#### RAW DATA

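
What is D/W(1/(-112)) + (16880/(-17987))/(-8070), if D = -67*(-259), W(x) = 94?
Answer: 251887786349/1364457846 ≈ 184.61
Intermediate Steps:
D = 17353
D/W(1/(-112)) + (16880/(-17987))/(-8070) = 17353/94 + (16880/(-17987))/(-8070) = 17353*(1/94) + (16880*(-1/17987))*(-1/8070) = 17353/94 - 16880/17987*(-1/8070) = 17353/94 + 1688/14515509 = 251887786349/1364457846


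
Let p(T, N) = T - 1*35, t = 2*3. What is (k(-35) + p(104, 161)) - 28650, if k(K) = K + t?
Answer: -28610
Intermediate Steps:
t = 6
p(T, N) = -35 + T (p(T, N) = T - 35 = -35 + T)
k(K) = 6 + K (k(K) = K + 6 = 6 + K)
(k(-35) + p(104, 161)) - 28650 = ((6 - 35) + (-35 + 104)) - 28650 = (-29 + 69) - 28650 = 40 - 28650 = -28610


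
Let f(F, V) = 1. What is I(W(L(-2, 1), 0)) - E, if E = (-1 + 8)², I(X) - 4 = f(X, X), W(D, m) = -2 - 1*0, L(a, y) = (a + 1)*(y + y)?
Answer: -44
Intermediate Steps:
L(a, y) = 2*y*(1 + a) (L(a, y) = (1 + a)*(2*y) = 2*y*(1 + a))
W(D, m) = -2 (W(D, m) = -2 + 0 = -2)
I(X) = 5 (I(X) = 4 + 1 = 5)
E = 49 (E = 7² = 49)
I(W(L(-2, 1), 0)) - E = 5 - 1*49 = 5 - 49 = -44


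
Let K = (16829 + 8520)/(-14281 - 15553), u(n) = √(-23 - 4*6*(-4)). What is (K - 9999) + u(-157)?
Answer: -298335515/29834 + √73 ≈ -9991.3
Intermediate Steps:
u(n) = √73 (u(n) = √(-23 - 24*(-4)) = √(-23 + 96) = √73)
K = -25349/29834 (K = 25349/(-29834) = 25349*(-1/29834) = -25349/29834 ≈ -0.84967)
(K - 9999) + u(-157) = (-25349/29834 - 9999) + √73 = -298335515/29834 + √73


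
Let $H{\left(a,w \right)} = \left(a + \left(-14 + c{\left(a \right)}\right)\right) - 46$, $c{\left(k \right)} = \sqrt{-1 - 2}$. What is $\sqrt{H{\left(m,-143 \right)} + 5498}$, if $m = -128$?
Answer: $\sqrt{5310 + i \sqrt{3}} \approx 72.87 + 0.012 i$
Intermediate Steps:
$c{\left(k \right)} = i \sqrt{3}$ ($c{\left(k \right)} = \sqrt{-3} = i \sqrt{3}$)
$H{\left(a,w \right)} = -60 + a + i \sqrt{3}$ ($H{\left(a,w \right)} = \left(a - \left(14 - i \sqrt{3}\right)\right) - 46 = \left(-14 + a + i \sqrt{3}\right) - 46 = -60 + a + i \sqrt{3}$)
$\sqrt{H{\left(m,-143 \right)} + 5498} = \sqrt{\left(-60 - 128 + i \sqrt{3}\right) + 5498} = \sqrt{\left(-188 + i \sqrt{3}\right) + 5498} = \sqrt{5310 + i \sqrt{3}}$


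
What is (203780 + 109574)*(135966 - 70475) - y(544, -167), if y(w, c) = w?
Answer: 20521866270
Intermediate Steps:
(203780 + 109574)*(135966 - 70475) - y(544, -167) = (203780 + 109574)*(135966 - 70475) - 1*544 = 313354*65491 - 544 = 20521866814 - 544 = 20521866270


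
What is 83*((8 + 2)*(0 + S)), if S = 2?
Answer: 1660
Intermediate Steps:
83*((8 + 2)*(0 + S)) = 83*((8 + 2)*(0 + 2)) = 83*(10*2) = 83*20 = 1660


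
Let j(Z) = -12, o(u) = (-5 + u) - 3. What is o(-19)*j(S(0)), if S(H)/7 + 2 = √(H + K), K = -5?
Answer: 324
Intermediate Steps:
S(H) = -14 + 7*√(-5 + H) (S(H) = -14 + 7*√(H - 5) = -14 + 7*√(-5 + H))
o(u) = -8 + u
o(-19)*j(S(0)) = (-8 - 19)*(-12) = -27*(-12) = 324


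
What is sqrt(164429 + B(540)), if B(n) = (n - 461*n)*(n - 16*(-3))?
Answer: I*sqrt(145894771) ≈ 12079.0*I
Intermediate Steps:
B(n) = -460*n*(48 + n) (B(n) = (-460*n)*(n + 48) = (-460*n)*(48 + n) = -460*n*(48 + n))
sqrt(164429 + B(540)) = sqrt(164429 - 460*540*(48 + 540)) = sqrt(164429 - 460*540*588) = sqrt(164429 - 146059200) = sqrt(-145894771) = I*sqrt(145894771)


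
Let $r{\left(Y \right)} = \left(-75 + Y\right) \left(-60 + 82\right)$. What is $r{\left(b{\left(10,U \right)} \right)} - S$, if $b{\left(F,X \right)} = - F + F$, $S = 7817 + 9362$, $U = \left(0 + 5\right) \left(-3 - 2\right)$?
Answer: $-18829$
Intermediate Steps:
$U = -25$ ($U = 5 \left(-5\right) = -25$)
$S = 17179$
$b{\left(F,X \right)} = 0$
$r{\left(Y \right)} = -1650 + 22 Y$ ($r{\left(Y \right)} = \left(-75 + Y\right) 22 = -1650 + 22 Y$)
$r{\left(b{\left(10,U \right)} \right)} - S = \left(-1650 + 22 \cdot 0\right) - 17179 = \left(-1650 + 0\right) - 17179 = -1650 - 17179 = -18829$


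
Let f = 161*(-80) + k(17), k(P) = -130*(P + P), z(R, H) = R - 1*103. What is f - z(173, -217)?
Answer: -17370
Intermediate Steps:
z(R, H) = -103 + R (z(R, H) = R - 103 = -103 + R)
k(P) = -260*P
f = -17300 (f = 161*(-80) - 260*17 = -12880 - 4420 = -17300)
f - z(173, -217) = -17300 - (-103 + 173) = -17300 - 1*70 = -17300 - 70 = -17370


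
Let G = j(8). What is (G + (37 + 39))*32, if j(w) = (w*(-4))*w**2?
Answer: -63104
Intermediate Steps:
j(w) = -4*w**3 (j(w) = (-4*w)*w**2 = -4*w**3)
G = -2048 (G = -4*8**3 = -4*512 = -2048)
(G + (37 + 39))*32 = (-2048 + (37 + 39))*32 = (-2048 + 76)*32 = -1972*32 = -63104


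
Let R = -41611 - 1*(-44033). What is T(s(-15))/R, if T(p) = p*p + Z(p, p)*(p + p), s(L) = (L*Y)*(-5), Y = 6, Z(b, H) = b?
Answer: 303750/1211 ≈ 250.83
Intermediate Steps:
s(L) = -30*L (s(L) = (L*6)*(-5) = (6*L)*(-5) = -30*L)
R = 2422 (R = -41611 + 44033 = 2422)
T(p) = 3*p² (T(p) = p*p + p*(p + p) = p² + p*(2*p) = p² + 2*p² = 3*p²)
T(s(-15))/R = (3*(-30*(-15))²)/2422 = (3*450²)*(1/2422) = (3*202500)*(1/2422) = 607500*(1/2422) = 303750/1211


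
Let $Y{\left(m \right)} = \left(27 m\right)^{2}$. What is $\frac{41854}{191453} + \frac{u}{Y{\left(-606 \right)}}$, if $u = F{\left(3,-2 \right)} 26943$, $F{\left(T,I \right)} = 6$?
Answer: $\frac{624216408925}{2847491573274} \approx 0.21922$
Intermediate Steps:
$Y{\left(m \right)} = 729 m^{2}$
$u = 161658$ ($u = 6 \cdot 26943 = 161658$)
$\frac{41854}{191453} + \frac{u}{Y{\left(-606 \right)}} = \frac{41854}{191453} + \frac{161658}{729 \left(-606\right)^{2}} = 41854 \cdot \frac{1}{191453} + \frac{161658}{729 \cdot 367236} = \frac{41854}{191453} + \frac{161658}{267715044} = \frac{41854}{191453} + 161658 \cdot \frac{1}{267715044} = \frac{41854}{191453} + \frac{8981}{14873058} = \frac{624216408925}{2847491573274}$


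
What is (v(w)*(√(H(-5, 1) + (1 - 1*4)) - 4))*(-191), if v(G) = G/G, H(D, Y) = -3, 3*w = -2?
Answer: 764 - 191*I*√6 ≈ 764.0 - 467.85*I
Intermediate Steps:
w = -⅔ (w = (⅓)*(-2) = -⅔ ≈ -0.66667)
v(G) = 1
(v(w)*(√(H(-5, 1) + (1 - 1*4)) - 4))*(-191) = (1*(√(-3 + (1 - 1*4)) - 4))*(-191) = (1*(√(-3 + (1 - 4)) - 4))*(-191) = (1*(√(-3 - 3) - 4))*(-191) = (1*(√(-6) - 4))*(-191) = (1*(I*√6 - 4))*(-191) = (1*(-4 + I*√6))*(-191) = (-4 + I*√6)*(-191) = 764 - 191*I*√6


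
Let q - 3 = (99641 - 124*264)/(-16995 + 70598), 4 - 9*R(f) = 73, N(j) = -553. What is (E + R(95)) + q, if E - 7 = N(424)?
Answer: -88351441/160809 ≈ -549.42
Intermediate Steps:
R(f) = -23/3 (R(f) = 4/9 - ⅑*73 = 4/9 - 73/9 = -23/3)
E = -546 (E = 7 - 553 = -546)
q = 227714/53603 (q = 3 + (99641 - 124*264)/(-16995 + 70598) = 3 + (99641 - 32736)/53603 = 3 + 66905*(1/53603) = 3 + 66905/53603 = 227714/53603 ≈ 4.2482)
(E + R(95)) + q = (-546 - 23/3) + 227714/53603 = -1661/3 + 227714/53603 = -88351441/160809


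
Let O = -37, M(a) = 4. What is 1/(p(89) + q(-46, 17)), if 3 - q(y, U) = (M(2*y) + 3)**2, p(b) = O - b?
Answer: -1/172 ≈ -0.0058140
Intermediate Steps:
p(b) = -37 - b
q(y, U) = -46 (q(y, U) = 3 - (4 + 3)**2 = 3 - 1*7**2 = 3 - 1*49 = 3 - 49 = -46)
1/(p(89) + q(-46, 17)) = 1/((-37 - 1*89) - 46) = 1/((-37 - 89) - 46) = 1/(-126 - 46) = 1/(-172) = -1/172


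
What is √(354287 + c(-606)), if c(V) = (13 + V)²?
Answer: 4*√44121 ≈ 840.20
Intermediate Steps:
√(354287 + c(-606)) = √(354287 + (13 - 606)²) = √(354287 + (-593)²) = √(354287 + 351649) = √705936 = 4*√44121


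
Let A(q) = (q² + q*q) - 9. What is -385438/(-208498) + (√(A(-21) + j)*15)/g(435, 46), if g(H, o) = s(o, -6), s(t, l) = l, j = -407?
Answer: 192719/104249 - 5*√466/2 ≈ -52.119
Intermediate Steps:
g(H, o) = -6
A(q) = -9 + 2*q² (A(q) = (q² + q²) - 9 = 2*q² - 9 = -9 + 2*q²)
-385438/(-208498) + (√(A(-21) + j)*15)/g(435, 46) = -385438/(-208498) + (√((-9 + 2*(-21)²) - 407)*15)/(-6) = -385438*(-1/208498) + (√((-9 + 2*441) - 407)*15)*(-⅙) = 192719/104249 + (√((-9 + 882) - 407)*15)*(-⅙) = 192719/104249 + (√(873 - 407)*15)*(-⅙) = 192719/104249 + (√466*15)*(-⅙) = 192719/104249 + (15*√466)*(-⅙) = 192719/104249 - 5*√466/2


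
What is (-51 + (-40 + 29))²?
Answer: 3844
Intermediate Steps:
(-51 + (-40 + 29))² = (-51 - 11)² = (-62)² = 3844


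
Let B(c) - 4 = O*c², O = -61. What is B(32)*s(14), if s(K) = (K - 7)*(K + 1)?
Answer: -6558300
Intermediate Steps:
s(K) = (1 + K)*(-7 + K) (s(K) = (-7 + K)*(1 + K) = (1 + K)*(-7 + K))
B(c) = 4 - 61*c²
B(32)*s(14) = (4 - 61*32²)*(-7 + 14² - 6*14) = (4 - 61*1024)*(-7 + 196 - 84) = (4 - 62464)*105 = -62460*105 = -6558300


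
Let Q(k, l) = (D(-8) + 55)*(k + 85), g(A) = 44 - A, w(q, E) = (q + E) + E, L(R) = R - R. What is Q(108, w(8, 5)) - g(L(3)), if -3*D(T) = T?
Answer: 33257/3 ≈ 11086.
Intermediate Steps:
L(R) = 0
D(T) = -T/3
w(q, E) = q + 2*E (w(q, E) = (E + q) + E = q + 2*E)
Q(k, l) = 14705/3 + 173*k/3 (Q(k, l) = (-1/3*(-8) + 55)*(k + 85) = (8/3 + 55)*(85 + k) = 173*(85 + k)/3 = 14705/3 + 173*k/3)
Q(108, w(8, 5)) - g(L(3)) = (14705/3 + (173/3)*108) - (44 - 1*0) = (14705/3 + 6228) - (44 + 0) = 33389/3 - 1*44 = 33389/3 - 44 = 33257/3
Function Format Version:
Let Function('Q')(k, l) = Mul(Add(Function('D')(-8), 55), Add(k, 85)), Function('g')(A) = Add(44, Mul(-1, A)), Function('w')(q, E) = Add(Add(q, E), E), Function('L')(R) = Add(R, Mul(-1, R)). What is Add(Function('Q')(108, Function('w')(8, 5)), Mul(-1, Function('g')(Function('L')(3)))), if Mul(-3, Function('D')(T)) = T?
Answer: Rational(33257, 3) ≈ 11086.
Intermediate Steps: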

########

EXERCISE - Output exactly one stretch of the listing: from the line containing "Answer: 324" through the line containing "Answer: I*sqrt(145894771) ≈ 12079.0*I", both end lines included.

RESPONSE TO THIS EXERCISE -
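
Answer: 324
Intermediate Steps:
S(H) = -14 + 7*√(-5 + H) (S(H) = -14 + 7*√(H - 5) = -14 + 7*√(-5 + H))
o(u) = -8 + u
o(-19)*j(S(0)) = (-8 - 19)*(-12) = -27*(-12) = 324


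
What is sqrt(164429 + B(540)), if B(n) = (n - 461*n)*(n - 16*(-3))?
Answer: I*sqrt(145894771) ≈ 12079.0*I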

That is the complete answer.